### Action item:
Exact reproduction of the following data is required.

***** Information provided *****

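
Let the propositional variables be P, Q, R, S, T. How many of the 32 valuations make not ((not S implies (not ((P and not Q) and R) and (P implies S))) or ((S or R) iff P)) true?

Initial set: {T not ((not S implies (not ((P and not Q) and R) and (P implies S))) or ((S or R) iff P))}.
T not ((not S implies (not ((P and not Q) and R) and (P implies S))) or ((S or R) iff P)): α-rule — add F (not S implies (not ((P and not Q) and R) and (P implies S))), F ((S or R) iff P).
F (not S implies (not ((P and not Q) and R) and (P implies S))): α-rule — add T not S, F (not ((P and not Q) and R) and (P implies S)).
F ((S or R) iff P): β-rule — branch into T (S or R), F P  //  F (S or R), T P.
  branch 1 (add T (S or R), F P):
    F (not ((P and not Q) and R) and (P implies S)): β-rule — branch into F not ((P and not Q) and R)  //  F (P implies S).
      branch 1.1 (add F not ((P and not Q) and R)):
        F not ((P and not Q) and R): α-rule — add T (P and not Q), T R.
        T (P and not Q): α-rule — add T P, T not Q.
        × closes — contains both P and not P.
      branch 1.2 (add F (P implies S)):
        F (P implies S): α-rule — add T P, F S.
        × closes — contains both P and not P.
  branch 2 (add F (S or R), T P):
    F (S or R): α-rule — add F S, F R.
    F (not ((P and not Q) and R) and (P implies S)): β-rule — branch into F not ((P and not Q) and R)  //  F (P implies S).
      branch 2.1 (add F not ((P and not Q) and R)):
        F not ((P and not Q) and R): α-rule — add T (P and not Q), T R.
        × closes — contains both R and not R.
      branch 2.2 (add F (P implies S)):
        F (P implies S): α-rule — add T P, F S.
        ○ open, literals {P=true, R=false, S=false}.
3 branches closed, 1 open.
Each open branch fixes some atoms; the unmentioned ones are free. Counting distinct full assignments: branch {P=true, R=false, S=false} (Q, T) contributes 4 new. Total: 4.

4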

*****

### Expected output:
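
Let the propositional variables be P, Q, R, S, T. How many of the 32 valuations make not ((not S implies (not ((P and not Q) and R) and (P implies S))) or ((S or R) iff P)) true?

Initial set: {T not ((not S implies (not ((P and not Q) and R) and (P implies S))) or ((S or R) iff P))}.
T not ((not S implies (not ((P and not Q) and R) and (P implies S))) or ((S or R) iff P)): α-rule — add F (not S implies (not ((P and not Q) and R) and (P implies S))), F ((S or R) iff P).
F (not S implies (not ((P and not Q) and R) and (P implies S))): α-rule — add T not S, F (not ((P and not Q) and R) and (P implies S)).
F ((S or R) iff P): β-rule — branch into T (S or R), F P  //  F (S or R), T P.
  branch 1 (add T (S or R), F P):
    F (not ((P and not Q) and R) and (P implies S)): β-rule — branch into F not ((P and not Q) and R)  //  F (P implies S).
      branch 1.1 (add F not ((P and not Q) and R)):
        F not ((P and not Q) and R): α-rule — add T (P and not Q), T R.
        T (P and not Q): α-rule — add T P, T not Q.
        × closes — contains both P and not P.
      branch 1.2 (add F (P implies S)):
        F (P implies S): α-rule — add T P, F S.
        × closes — contains both P and not P.
  branch 2 (add F (S or R), T P):
    F (S or R): α-rule — add F S, F R.
    F (not ((P and not Q) and R) and (P implies S)): β-rule — branch into F not ((P and not Q) and R)  //  F (P implies S).
      branch 2.1 (add F not ((P and not Q) and R)):
        F not ((P and not Q) and R): α-rule — add T (P and not Q), T R.
        × closes — contains both R and not R.
      branch 2.2 (add F (P implies S)):
        F (P implies S): α-rule — add T P, F S.
        ○ open, literals {P=true, R=false, S=false}.
3 branches closed, 1 open.
Each open branch fixes some atoms; the unmentioned ones are free. Counting distinct full assignments: branch {P=true, R=false, S=false} (Q, T) contributes 4 new. Total: 4.

4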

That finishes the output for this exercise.